◆ **Task instructions**: The full listing below should be printed word for word.
********
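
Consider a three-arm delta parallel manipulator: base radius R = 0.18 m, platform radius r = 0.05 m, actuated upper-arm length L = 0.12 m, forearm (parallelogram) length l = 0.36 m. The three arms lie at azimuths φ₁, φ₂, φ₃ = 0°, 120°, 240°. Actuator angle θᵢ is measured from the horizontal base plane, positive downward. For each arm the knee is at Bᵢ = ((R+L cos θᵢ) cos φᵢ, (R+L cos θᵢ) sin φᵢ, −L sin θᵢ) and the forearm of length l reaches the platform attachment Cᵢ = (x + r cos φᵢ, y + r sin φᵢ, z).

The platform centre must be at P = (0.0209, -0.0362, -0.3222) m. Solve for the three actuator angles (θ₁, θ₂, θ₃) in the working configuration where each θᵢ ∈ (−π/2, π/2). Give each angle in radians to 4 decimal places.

θ₁ = 0.3489, θ₂ = 0.6982, θ₃ = 0.3489

arm 1 (φ=0.0°): x'=0.0209, y'=-0.0362
  A cos θ + B sin θ = C:  0.1091·cos θ + -0.3222·sin θ = -0.0076
  θ1 = atan2(B,A) + arccos(C/0.3402) = 0.3489
φ2=120.0° → target in arm frame (-0.0418, 0.0000)
  e−x'=0.1718;  (l²−L²−(e−x')²−y'²−z²)/2L = -0.0755
  √(A²+B²)=0.3651;  θ2 = -1.0809+1.7792 ≈ 0.6982
arm 3 (φ=240.0°): x'=0.0209, y'=0.0362
  e−x'=0.1091;  (l²−L²−(e−x')²−y'²−z²)/2L = -0.0076
  √(A²+B²)=0.3402;  θ3 = -1.2443+1.5932 ≈ 0.3489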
********
◆ **Reply to the exercise**:
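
Consider a three-arm delta parallel manipulator: base radius R = 0.18 m, platform radius r = 0.05 m, actuated upper-arm length L = 0.12 m, forearm (parallelogram) length l = 0.36 m. The three arms lie at azimuths φ₁, φ₂, φ₃ = 0°, 120°, 240°. Actuator angle θᵢ is measured from the horizontal base plane, positive downward. For each arm the knee is at Bᵢ = ((R+L cos θᵢ) cos φᵢ, (R+L cos θᵢ) sin φᵢ, −L sin θᵢ) and the forearm of length l reaches the platform attachment Cᵢ = (x + r cos φᵢ, y + r sin φᵢ, z).

The platform centre must be at P = (0.0209, -0.0362, -0.3222) m. Solve for the three actuator angles (θ₁, θ₂, θ₃) in the working configuration where each θᵢ ∈ (−π/2, π/2). Give each angle in radians to 4 decimal places.

θ₁ = 0.3489, θ₂ = 0.6982, θ₃ = 0.3489

arm 1 (φ=0.0°): x'=0.0209, y'=-0.0362
  A cos θ + B sin θ = C:  0.1091·cos θ + -0.3222·sin θ = -0.0076
  θ1 = atan2(B,A) + arccos(C/0.3402) = 0.3489
φ2=120.0° → target in arm frame (-0.0418, 0.0000)
  e−x'=0.1718;  (l²−L²−(e−x')²−y'²−z²)/2L = -0.0755
  √(A²+B²)=0.3651;  θ2 = -1.0809+1.7792 ≈ 0.6982
arm 3 (φ=240.0°): x'=0.0209, y'=0.0362
  e−x'=0.1091;  (l²−L²−(e−x')²−y'²−z²)/2L = -0.0076
  √(A²+B²)=0.3402;  θ3 = -1.2443+1.5932 ≈ 0.3489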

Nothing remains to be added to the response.